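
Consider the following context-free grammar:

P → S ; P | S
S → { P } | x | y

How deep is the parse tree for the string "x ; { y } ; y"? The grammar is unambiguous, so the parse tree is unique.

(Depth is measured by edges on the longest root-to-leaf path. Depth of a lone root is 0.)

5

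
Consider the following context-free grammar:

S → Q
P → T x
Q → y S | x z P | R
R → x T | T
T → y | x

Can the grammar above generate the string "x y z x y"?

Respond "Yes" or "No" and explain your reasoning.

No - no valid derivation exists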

----------------

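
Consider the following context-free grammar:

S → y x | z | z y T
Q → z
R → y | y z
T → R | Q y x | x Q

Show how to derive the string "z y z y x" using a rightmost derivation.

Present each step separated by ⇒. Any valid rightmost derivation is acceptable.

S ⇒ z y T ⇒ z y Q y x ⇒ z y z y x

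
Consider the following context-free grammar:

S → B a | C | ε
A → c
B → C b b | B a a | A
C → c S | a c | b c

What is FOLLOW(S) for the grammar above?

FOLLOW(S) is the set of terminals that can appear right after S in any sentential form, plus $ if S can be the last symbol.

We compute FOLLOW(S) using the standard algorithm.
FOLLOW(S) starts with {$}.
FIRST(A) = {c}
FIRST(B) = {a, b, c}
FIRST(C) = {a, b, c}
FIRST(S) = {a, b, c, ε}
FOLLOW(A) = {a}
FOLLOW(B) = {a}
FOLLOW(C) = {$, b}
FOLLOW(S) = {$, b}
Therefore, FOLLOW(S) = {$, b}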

----------------

Give back every line of the listing where the word "above" shows up.

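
Can the grammar above generate the string "x y z x y"?
What is FOLLOW(S) for the grammar above?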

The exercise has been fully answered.